INSTRUCTIONS TO FOLLOW: Pull out each line of the records holding the string "Consider".

[Collected data]
-*-
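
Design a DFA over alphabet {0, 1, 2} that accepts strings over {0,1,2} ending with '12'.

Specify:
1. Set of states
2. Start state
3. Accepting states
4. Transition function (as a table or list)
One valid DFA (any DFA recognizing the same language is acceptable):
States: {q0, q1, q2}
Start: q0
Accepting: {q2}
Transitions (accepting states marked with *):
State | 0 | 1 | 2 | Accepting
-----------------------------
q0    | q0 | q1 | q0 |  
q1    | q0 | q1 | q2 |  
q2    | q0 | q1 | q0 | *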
-*-
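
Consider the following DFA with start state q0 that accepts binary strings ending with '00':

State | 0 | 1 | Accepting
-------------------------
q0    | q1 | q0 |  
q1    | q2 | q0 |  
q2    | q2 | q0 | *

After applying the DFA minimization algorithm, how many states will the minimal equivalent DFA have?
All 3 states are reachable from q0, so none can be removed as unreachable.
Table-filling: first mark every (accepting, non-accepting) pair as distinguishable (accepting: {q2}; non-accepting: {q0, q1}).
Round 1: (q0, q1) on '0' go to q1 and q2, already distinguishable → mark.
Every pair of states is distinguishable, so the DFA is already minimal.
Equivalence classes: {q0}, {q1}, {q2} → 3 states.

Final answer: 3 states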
-*-
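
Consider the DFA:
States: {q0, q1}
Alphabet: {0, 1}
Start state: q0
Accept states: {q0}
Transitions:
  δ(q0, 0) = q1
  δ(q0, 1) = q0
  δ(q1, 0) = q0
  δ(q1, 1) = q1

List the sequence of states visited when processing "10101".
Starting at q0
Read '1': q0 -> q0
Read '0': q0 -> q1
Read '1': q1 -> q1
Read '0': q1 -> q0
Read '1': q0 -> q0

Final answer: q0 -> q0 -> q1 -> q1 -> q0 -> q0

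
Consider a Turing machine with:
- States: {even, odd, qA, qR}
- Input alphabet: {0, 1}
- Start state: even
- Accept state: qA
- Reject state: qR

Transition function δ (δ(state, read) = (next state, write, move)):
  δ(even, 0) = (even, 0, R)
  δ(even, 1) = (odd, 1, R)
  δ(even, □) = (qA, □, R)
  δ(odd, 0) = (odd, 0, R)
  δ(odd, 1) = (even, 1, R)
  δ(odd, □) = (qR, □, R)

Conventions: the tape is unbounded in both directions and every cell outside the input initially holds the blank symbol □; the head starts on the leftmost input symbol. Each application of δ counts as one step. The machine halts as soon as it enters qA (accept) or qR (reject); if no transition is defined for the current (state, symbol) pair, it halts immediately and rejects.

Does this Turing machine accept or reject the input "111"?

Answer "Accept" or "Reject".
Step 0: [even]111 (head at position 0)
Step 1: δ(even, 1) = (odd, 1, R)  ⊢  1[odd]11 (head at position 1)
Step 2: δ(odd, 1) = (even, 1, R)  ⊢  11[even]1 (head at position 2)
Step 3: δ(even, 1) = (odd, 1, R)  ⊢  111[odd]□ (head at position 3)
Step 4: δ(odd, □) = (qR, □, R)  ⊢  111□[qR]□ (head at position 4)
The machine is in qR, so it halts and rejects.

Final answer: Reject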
-*-
SOLVED PROBLEM:
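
Consider the following DFA with start state q0 that accepts binary strings ending with '00':
Consider the DFA:
Consider a Turing machine with: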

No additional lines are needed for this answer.